INFORMATION GIVEN section start
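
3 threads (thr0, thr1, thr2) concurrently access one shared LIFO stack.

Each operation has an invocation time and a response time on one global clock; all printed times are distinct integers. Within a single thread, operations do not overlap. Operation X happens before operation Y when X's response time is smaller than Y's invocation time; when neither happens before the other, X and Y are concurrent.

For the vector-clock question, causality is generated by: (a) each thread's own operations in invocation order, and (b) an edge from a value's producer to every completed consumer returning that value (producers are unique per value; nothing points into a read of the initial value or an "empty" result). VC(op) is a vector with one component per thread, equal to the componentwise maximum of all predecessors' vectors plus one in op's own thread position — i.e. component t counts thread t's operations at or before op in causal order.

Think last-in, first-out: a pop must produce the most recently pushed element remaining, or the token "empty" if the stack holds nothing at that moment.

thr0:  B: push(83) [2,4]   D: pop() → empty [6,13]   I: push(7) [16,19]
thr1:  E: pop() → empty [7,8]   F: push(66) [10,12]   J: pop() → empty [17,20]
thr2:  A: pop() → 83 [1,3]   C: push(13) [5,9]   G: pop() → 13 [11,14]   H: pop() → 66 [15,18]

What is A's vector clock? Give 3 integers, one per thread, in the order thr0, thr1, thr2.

(1, 0, 1)

root op E, invoked 7: fresh clock plus thr1's own tick → (0, 1, 0)
root op B, invoked 2: fresh clock plus thr0's own tick → (1, 0, 0)
invoked at 10, F merges VC(E)=(0, 1, 0) and bumps thr1's slot → (0, 2, 0)
invoked at 1, A merges VC(B)=(1, 0, 0) and bumps thr2's slot → (1, 0, 1)
invoked at 6, D merges VC(B)=(1, 0, 0) and bumps thr0's slot → (2, 0, 0)
invoked at 17, J merges VC(F)=(0, 2, 0) and bumps thr1's slot → (0, 3, 0)
invoked at 5, C merges VC(A)=(1, 0, 1) and bumps thr2's slot → (1, 0, 2)
invoked at 16, I merges VC(D)=(2, 0, 0) and bumps thr0's slot → (3, 0, 0)
invoked at 11, G merges VC(C)=(1, 0, 2) and bumps thr2's slot → (1, 0, 3)
invoked at 15, H merges VC(F)=(0, 2, 0), VC(G)=(1, 0, 3) and bumps thr2's slot → (1, 2, 4)
target: VC(A) = (1, 0, 1)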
INFORMATION GIVEN section end
WHAT IS EXPECTED>
Begin with the line that has "pop() → empty [17,20]" in the listing above and end after the line that has "pop() → 66 [15,18]"; output those lines exactly.

SOLUTION FOR THIS EXERCISE>
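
thr1:  E: pop() → empty [7,8]   F: push(66) [10,12]   J: pop() → empty [17,20]
thr2:  A: pop() → 83 [1,3]   C: push(13) [5,9]   G: pop() → 13 [11,14]   H: pop() → 66 [15,18]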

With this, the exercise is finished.